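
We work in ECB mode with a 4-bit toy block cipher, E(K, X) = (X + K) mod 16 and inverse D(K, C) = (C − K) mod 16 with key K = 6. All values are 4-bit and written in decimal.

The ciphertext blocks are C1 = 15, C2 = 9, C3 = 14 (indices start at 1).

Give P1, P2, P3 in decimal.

ECB decryption: P_i = D(K, C_i).
P1: D(K, 15) = 9.
P2: D(K, 9) = 3.
P3: D(K, 14) = 8.

P1 = 9, P2 = 3, P3 = 8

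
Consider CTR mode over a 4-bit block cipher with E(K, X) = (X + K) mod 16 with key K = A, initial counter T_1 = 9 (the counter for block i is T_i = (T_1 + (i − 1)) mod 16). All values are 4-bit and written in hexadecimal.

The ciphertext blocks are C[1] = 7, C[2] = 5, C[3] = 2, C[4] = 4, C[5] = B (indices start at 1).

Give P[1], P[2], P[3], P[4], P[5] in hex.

CTR decryption: S_i = E(K, T_i) where T_i is the counter for block i; P_i = C_i ⊕ S_i.
P[1]: T = 9, S = E(K, T) = 3; 7 ⊕ 3 = 4.
P[2]: T = A, S = E(K, T) = 4; 5 ⊕ 4 = 1.
P[3]: T = B, S = E(K, T) = 5; 2 ⊕ 5 = 7.
P[4]: T = C, S = E(K, T) = 6; 4 ⊕ 6 = 2.
P[5]: T = D, S = E(K, T) = 7; B ⊕ 7 = C.

P[1] = 4, P[2] = 1, P[3] = 7, P[4] = 2, P[5] = C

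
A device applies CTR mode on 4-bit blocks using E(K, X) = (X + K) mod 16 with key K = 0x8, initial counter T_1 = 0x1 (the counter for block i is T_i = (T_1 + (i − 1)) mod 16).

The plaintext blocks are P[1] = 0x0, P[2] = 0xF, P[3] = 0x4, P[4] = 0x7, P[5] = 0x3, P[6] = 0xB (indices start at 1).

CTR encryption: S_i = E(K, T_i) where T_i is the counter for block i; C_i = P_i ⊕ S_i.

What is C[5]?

C[5] = 0xE

C[1]: T = 0x1, S = E(K, T) = 0x9; 0x0 ⊕ 0x9 = 0x9.
C[2]: T = 0x2, S = E(K, T) = 0xA; 0xF ⊕ 0xA = 0x5.
C[3]: T = 0x3, S = E(K, T) = 0xB; 0x4 ⊕ 0xB = 0xF.
C[4]: T = 0x4, S = E(K, T) = 0xC; 0x7 ⊕ 0xC = 0xB.
C[5]: T = 0x5, S = E(K, T) = 0xD; 0x3 ⊕ 0xD = 0xE.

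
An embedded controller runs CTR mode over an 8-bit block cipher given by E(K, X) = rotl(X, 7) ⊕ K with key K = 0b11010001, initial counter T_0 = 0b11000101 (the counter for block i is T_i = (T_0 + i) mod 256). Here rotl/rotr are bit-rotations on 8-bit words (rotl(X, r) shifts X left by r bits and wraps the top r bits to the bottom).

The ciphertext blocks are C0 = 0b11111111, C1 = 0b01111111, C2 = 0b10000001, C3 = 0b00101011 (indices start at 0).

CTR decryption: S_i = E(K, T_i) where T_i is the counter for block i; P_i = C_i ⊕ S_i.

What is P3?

P3: T = 0b11001000, S = E(K, T) = 0b10110101; 0b00101011 ⊕ 0b10110101 = 0b10011110.

P3 = 0b10011110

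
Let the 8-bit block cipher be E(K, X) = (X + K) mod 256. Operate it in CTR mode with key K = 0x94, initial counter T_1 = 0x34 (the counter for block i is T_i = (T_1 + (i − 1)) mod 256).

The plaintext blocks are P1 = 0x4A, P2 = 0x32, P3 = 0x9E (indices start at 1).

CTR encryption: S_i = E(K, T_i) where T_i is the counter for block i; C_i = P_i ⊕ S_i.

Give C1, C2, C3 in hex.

C1 = 0x82, C2 = 0xFB, C3 = 0x54

C1: T = 0x34, S = E(K, T) = 0xC8; 0x4A ⊕ 0xC8 = 0x82.
C2: T = 0x35, S = E(K, T) = 0xC9; 0x32 ⊕ 0xC9 = 0xFB.
C3: T = 0x36, S = E(K, T) = 0xCA; 0x9E ⊕ 0xCA = 0x54.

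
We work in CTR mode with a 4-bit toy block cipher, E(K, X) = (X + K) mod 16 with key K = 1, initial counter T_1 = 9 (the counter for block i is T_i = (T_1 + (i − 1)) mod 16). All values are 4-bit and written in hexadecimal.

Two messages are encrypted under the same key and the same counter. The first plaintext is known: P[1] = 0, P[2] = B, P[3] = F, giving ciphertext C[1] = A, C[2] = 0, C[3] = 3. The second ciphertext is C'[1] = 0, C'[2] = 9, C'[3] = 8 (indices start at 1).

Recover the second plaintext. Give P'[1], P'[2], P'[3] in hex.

In CTR with a reused counter, both messages share the same keystream S_i, so C_i ⊕ C'_i = P_i ⊕ P'_i and thus P'_i = P_i ⊕ C_i ⊕ C'_i.
P'[1]: 0 ⊕ A ⊕ 0 = A.
P'[2]: B ⊕ 0 ⊕ 9 = 2.
P'[3]: F ⊕ 3 ⊕ 8 = 4.

P'[1] = A, P'[2] = 2, P'[3] = 4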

++++++++++

PROMPT: The answer must be a single number: the count of lines in the entries above that contain "written".

EXERCISE RESULT: 3